*PROMPT*:
In full and unaltered, output the records below.

- Opening Delimiter -

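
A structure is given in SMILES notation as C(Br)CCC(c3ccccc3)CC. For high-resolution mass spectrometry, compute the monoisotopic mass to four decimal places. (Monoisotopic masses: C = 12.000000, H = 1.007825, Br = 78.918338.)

Atom tally by fragment:
  BrCH2 → C:1 H:2 Br:1
  CH2 → C:1 H:2
  CH2 → C:1 H:2
  CH(C6H5) → C:7 H:6
  CH2 → C:1 H:2
  CH3 → C:1 H:3
Element totals:
  C: 12
  H: 17
  Br: 1
Molecular formula: C12H17Br.
  M = 12(12.0) + 17(1.007825) + 78.918338
    = 144.000000 + 17.133025 + 78.918338 = 240.051363

240.0514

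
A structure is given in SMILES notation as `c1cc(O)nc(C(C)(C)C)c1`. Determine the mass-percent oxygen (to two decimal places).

10.58%

Atom tally by fragment:
  pyridine ring core → C:5 H:5 N:1
  (− 2 ring H displaced by substituents)
  + OH → O:1 H:1
  + C(CH3)3 → C:4 H:9
Element totals:
  C: 9
  H: 13
  N: 1
  O: 1
Molecular formula: C9H13NO.
Molar mass = 151.209 g/mol.
Mass from O: 1 × 15.999 = 15.999 g/mol.
%O = 15.999 / 151.209 × 100 = 10.58%.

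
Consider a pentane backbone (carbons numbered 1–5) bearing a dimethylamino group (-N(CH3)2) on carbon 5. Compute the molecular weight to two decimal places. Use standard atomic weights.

Atom tally by fragment:
  CH3 → C:1 H:3
  CH2 → C:1 H:2
  CH2 → C:1 H:2
  CH2 → C:1 H:2
  CH2N(CH3)2 → C:3 H:8 N:1
Element totals:
  C: 7
  H: 17
  N: 1
Molecular formula: C7H17N.
  M = 7(12.011) + 17(1.008) + 14.007
    = 84.077 + 17.136 + 14.007 = 115.220

115.22 g/mol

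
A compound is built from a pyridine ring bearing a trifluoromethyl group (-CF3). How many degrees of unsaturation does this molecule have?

Atom tally by fragment:
  pyridine ring core → C:5 H:5 N:1
  (− 1 ring H displaced by substituents)
  + CF3 → C:1 F:3
Element totals:
  C: 6
  H: 4
  F: 3
  N: 1
Molecular formula: C6H4F3N.
DoU = (2C + 2 + N − H − X) / 2 = (2·6 + 2 + 1 − 4 − 3) / 2 = 4.

4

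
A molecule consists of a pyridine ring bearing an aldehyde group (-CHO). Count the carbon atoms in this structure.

Atom tally by fragment:
  pyridine ring core → C:5 H:5 N:1
  (− 1 ring H displaced by substituents)
  + CHO → C:1 H:1 O:1
Element totals:
  C: 6
  H: 5
  N: 1
  O: 1

6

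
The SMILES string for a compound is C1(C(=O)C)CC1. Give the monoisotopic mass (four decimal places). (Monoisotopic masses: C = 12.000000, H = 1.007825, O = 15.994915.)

84.0575

Atom tally by fragment:
  cyclopropane ring core → C:3 H:6
  (− 1 ring H displaced by substituents)
  + COCH3 → C:2 H:3 O:1
Element totals:
  C: 5
  H: 8
  O: 1
Molecular formula: C5H8O.
  M = 5(12.0) + 8(1.007825) + 15.994915
    = 60.000000 + 8.062600 + 15.994915 = 84.057515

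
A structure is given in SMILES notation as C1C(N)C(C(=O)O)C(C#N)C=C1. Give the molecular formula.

Atom tally by fragment:
  cyclohexene ring core → C:6 H:10
  (− 3 ring H displaced by substituents)
  + NH2 → N:1 H:2
  + COOH → C:1 H:1 O:2
  + CN → C:1 N:1
Element totals:
  C: 8
  H: 10
  N: 2
  O: 2

C8H10N2O2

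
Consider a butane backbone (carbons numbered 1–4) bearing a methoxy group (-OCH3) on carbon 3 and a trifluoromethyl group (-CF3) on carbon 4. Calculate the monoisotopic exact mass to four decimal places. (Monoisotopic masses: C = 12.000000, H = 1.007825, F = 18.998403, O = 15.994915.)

Atom tally by fragment:
  CH3 → C:1 H:3
  CH2 → C:1 H:2
  CH(OCH3) → C:2 H:4 O:1
  CH2CF3 → C:2 H:2 F:3
Element totals:
  C: 6
  H: 11
  F: 3
  O: 1
Molecular formula: C6H11F3O.
  M = 6(12.0) + 11(1.007825) + 3(18.998403) + 15.994915
    = 72.000000 + 11.086075 + 56.995209 + 15.994915 = 156.076199

156.0762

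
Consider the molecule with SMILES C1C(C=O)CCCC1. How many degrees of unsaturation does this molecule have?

2

Atom tally by fragment:
  cyclohexane ring core → C:6 H:12
  (− 1 ring H displaced by substituents)
  + CHO → C:1 H:1 O:1
Element totals:
  C: 7
  H: 12
  O: 1
Molecular formula: C7H12O.
DoU = (2C + 2 + N − H − X) / 2 = (2·7 + 2 + 0 − 12 − 0) / 2 = 2.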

- Closing Delimiter -

*ANSWER SECTION*:
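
A structure is given in SMILES notation as C(Br)CCC(c3ccccc3)CC. For high-resolution mass spectrometry, compute the monoisotopic mass to four decimal places. (Monoisotopic masses: C = 12.000000, H = 1.007825, Br = 78.918338.)

Atom tally by fragment:
  BrCH2 → C:1 H:2 Br:1
  CH2 → C:1 H:2
  CH2 → C:1 H:2
  CH(C6H5) → C:7 H:6
  CH2 → C:1 H:2
  CH3 → C:1 H:3
Element totals:
  C: 12
  H: 17
  Br: 1
Molecular formula: C12H17Br.
  M = 12(12.0) + 17(1.007825) + 78.918338
    = 144.000000 + 17.133025 + 78.918338 = 240.051363

240.0514

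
A structure is given in SMILES notation as `c1cc(O)nc(C(C)(C)C)c1`. Determine the mass-percent oxygen (to two decimal places).

10.58%

Atom tally by fragment:
  pyridine ring core → C:5 H:5 N:1
  (− 2 ring H displaced by substituents)
  + OH → O:1 H:1
  + C(CH3)3 → C:4 H:9
Element totals:
  C: 9
  H: 13
  N: 1
  O: 1
Molecular formula: C9H13NO.
Molar mass = 151.209 g/mol.
Mass from O: 1 × 15.999 = 15.999 g/mol.
%O = 15.999 / 151.209 × 100 = 10.58%.

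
Consider a pentane backbone (carbons numbered 1–5) bearing a dimethylamino group (-N(CH3)2) on carbon 5. Compute the molecular weight to two decimal places. Use standard atomic weights.

Atom tally by fragment:
  CH3 → C:1 H:3
  CH2 → C:1 H:2
  CH2 → C:1 H:2
  CH2 → C:1 H:2
  CH2N(CH3)2 → C:3 H:8 N:1
Element totals:
  C: 7
  H: 17
  N: 1
Molecular formula: C7H17N.
  M = 7(12.011) + 17(1.008) + 14.007
    = 84.077 + 17.136 + 14.007 = 115.220

115.22 g/mol

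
A compound is built from a pyridine ring bearing a trifluoromethyl group (-CF3). How many degrees of unsaturation does this molecule have?

Atom tally by fragment:
  pyridine ring core → C:5 H:5 N:1
  (− 1 ring H displaced by substituents)
  + CF3 → C:1 F:3
Element totals:
  C: 6
  H: 4
  F: 3
  N: 1
Molecular formula: C6H4F3N.
DoU = (2C + 2 + N − H − X) / 2 = (2·6 + 2 + 1 − 4 − 3) / 2 = 4.

4

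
A molecule consists of a pyridine ring bearing an aldehyde group (-CHO). Count the carbon atoms in this structure.

Atom tally by fragment:
  pyridine ring core → C:5 H:5 N:1
  (− 1 ring H displaced by substituents)
  + CHO → C:1 H:1 O:1
Element totals:
  C: 6
  H: 5
  N: 1
  O: 1

6

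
The SMILES string for a compound is C1(C(=O)C)CC1. Give the monoisotopic mass (four decimal places). (Monoisotopic masses: C = 12.000000, H = 1.007825, O = 15.994915.)

84.0575

Atom tally by fragment:
  cyclopropane ring core → C:3 H:6
  (− 1 ring H displaced by substituents)
  + COCH3 → C:2 H:3 O:1
Element totals:
  C: 5
  H: 8
  O: 1
Molecular formula: C5H8O.
  M = 5(12.0) + 8(1.007825) + 15.994915
    = 60.000000 + 8.062600 + 15.994915 = 84.057515

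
A structure is given in SMILES notation as C1C(N)C(C(=O)O)C(C#N)C=C1. Give the molecular formula.

Atom tally by fragment:
  cyclohexene ring core → C:6 H:10
  (− 3 ring H displaced by substituents)
  + NH2 → N:1 H:2
  + COOH → C:1 H:1 O:2
  + CN → C:1 N:1
Element totals:
  C: 8
  H: 10
  N: 2
  O: 2

C8H10N2O2

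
Consider a butane backbone (carbons numbered 1–4) bearing a methoxy group (-OCH3) on carbon 3 and a trifluoromethyl group (-CF3) on carbon 4. Calculate the monoisotopic exact mass to four decimal places. (Monoisotopic masses: C = 12.000000, H = 1.007825, F = 18.998403, O = 15.994915.)

Atom tally by fragment:
  CH3 → C:1 H:3
  CH2 → C:1 H:2
  CH(OCH3) → C:2 H:4 O:1
  CH2CF3 → C:2 H:2 F:3
Element totals:
  C: 6
  H: 11
  F: 3
  O: 1
Molecular formula: C6H11F3O.
  M = 6(12.0) + 11(1.007825) + 3(18.998403) + 15.994915
    = 72.000000 + 11.086075 + 56.995209 + 15.994915 = 156.076199

156.0762

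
Consider the molecule with SMILES C1C(C=O)CCCC1. How many degrees of unsaturation does this molecule have?

2

Atom tally by fragment:
  cyclohexane ring core → C:6 H:12
  (− 1 ring H displaced by substituents)
  + CHO → C:1 H:1 O:1
Element totals:
  C: 7
  H: 12
  O: 1
Molecular formula: C7H12O.
DoU = (2C + 2 + N − H − X) / 2 = (2·7 + 2 + 0 − 12 − 0) / 2 = 2.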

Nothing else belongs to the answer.